──────── TASK DATA

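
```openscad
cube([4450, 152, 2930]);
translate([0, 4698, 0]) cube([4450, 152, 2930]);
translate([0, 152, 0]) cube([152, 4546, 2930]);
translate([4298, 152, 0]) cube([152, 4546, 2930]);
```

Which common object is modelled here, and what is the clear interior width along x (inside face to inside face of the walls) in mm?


A house (or room) frame. The interior width is 4146 mm.

Four 2930 mm walls enclosing a rectangle with no floor or roof — a room or house frame. Outside width is 4450 mm and wall thickness is 152 mm, so the interior width is 4450 − 2 × 152 = 4146 mm.


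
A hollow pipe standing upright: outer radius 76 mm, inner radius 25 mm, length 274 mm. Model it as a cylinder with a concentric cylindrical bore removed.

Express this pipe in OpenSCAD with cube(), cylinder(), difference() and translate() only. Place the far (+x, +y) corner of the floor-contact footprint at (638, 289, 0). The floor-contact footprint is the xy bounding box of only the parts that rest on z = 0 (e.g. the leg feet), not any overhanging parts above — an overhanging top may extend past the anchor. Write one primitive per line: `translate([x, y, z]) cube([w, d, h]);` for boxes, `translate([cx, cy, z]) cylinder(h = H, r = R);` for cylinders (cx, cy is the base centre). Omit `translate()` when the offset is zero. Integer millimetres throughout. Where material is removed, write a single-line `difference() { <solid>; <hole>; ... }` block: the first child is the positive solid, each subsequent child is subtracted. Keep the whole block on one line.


difference() { translate([562, 213, 0]) cylinder(h = 274, r = 76); translate([562, 213, 0]) cylinder(h = 274, r = 25); }


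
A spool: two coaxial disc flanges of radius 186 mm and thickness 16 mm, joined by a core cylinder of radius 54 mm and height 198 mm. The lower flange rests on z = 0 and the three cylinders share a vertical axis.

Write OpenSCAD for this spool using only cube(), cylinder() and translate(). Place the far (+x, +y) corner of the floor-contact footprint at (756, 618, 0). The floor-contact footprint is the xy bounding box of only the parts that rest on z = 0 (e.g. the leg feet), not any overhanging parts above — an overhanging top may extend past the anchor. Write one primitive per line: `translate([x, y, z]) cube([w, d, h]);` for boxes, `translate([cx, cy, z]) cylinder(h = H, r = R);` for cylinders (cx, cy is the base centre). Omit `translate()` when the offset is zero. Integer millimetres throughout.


translate([570, 432, 0]) cylinder(h = 16, r = 186);
translate([570, 432, 16]) cylinder(h = 198, r = 54);
translate([570, 432, 214]) cylinder(h = 16, r = 186);


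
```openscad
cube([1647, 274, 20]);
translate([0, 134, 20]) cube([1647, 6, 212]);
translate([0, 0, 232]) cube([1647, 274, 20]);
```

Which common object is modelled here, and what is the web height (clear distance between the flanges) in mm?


An I-beam. The web height is 212 mm.

Two wide flanges with a thin centred web — an I-beam. Overall 252 mm minus two 20 mm flanges gives a web of 252 − 2·20 = 212 mm.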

────────────────

| TASK DESCRIPTION |
Begin with the first line of the listing and copy exactly through the line that contains "A hollow pipe", please, keeping both ends and leaving out everything after.

| WRITTEN RESPONSE |
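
```openscad
cube([4450, 152, 2930]);
translate([0, 4698, 0]) cube([4450, 152, 2930]);
translate([0, 152, 0]) cube([152, 4546, 2930]);
translate([4298, 152, 0]) cube([152, 4546, 2930]);
```

Which common object is modelled here, and what is the clear interior width along x (inside face to inside face of the walls) in mm?


A house (or room) frame. The interior width is 4146 mm.

Four 2930 mm walls enclosing a rectangle with no floor or roof — a room or house frame. Outside width is 4450 mm and wall thickness is 152 mm, so the interior width is 4450 − 2 × 152 = 4146 mm.


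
A hollow pipe standing upright: outer radius 76 mm, inner radius 25 mm, length 274 mm. Model it as a cylinder with a concentric cylindrical bore removed.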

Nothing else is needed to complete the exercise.